**Your assignment**
Filter the entries for the word "height". Copy each line in which it occurs.

#### Given records ####

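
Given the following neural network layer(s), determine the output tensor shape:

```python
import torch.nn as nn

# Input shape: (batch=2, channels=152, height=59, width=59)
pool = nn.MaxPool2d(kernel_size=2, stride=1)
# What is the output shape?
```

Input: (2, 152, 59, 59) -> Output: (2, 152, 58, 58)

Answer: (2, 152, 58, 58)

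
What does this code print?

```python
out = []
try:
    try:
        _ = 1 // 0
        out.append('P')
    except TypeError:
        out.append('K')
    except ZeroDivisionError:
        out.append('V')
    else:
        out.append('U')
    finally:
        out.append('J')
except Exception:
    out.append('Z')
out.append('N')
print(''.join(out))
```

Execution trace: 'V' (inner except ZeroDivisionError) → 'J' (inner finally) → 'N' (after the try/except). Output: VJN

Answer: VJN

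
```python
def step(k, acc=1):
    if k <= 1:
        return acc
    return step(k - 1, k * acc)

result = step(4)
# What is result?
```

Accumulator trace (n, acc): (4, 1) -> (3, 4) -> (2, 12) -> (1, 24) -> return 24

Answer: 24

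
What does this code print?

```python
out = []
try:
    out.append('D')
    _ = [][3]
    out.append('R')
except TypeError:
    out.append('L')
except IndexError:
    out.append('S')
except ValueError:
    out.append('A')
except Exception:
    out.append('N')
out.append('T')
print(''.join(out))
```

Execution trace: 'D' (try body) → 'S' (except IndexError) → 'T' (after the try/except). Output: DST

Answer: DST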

####
#### Given records ####

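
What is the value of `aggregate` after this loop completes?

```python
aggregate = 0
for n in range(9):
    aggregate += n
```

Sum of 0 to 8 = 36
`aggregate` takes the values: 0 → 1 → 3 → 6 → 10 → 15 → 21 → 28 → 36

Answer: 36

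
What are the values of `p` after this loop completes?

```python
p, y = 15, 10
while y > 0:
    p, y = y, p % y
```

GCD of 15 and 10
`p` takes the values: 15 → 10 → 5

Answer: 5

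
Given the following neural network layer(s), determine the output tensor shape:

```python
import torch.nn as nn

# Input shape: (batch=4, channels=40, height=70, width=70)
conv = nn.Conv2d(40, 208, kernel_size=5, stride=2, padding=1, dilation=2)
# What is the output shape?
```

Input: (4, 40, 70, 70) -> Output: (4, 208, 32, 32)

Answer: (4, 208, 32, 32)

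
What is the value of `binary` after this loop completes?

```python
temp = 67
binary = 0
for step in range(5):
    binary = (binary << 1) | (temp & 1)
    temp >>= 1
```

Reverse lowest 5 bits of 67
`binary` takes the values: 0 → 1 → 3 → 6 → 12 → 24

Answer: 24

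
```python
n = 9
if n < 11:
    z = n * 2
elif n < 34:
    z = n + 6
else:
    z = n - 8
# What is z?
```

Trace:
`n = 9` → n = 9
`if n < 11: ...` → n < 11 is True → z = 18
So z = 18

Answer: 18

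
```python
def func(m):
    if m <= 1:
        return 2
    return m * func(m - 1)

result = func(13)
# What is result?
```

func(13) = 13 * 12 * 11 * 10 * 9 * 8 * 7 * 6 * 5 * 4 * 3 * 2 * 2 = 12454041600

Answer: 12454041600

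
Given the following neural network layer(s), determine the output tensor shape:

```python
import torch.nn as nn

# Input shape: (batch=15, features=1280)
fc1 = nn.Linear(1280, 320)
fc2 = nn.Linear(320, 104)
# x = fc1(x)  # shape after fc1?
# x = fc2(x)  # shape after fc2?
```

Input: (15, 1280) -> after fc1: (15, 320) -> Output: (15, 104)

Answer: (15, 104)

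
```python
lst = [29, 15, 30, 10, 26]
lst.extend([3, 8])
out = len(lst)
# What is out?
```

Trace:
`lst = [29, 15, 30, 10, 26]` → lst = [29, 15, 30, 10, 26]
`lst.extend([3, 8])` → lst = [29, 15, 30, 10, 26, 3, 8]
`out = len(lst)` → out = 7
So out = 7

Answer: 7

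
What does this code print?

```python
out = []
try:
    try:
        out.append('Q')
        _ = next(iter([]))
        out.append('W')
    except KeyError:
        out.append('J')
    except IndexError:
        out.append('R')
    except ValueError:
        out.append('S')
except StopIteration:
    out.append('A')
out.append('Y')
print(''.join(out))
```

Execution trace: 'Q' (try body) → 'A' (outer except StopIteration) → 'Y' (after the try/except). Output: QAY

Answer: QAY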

####

**Output for this exercise**
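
# Input shape: (batch=2, channels=152, height=59, width=59)
# Input shape: (batch=4, channels=40, height=70, width=70)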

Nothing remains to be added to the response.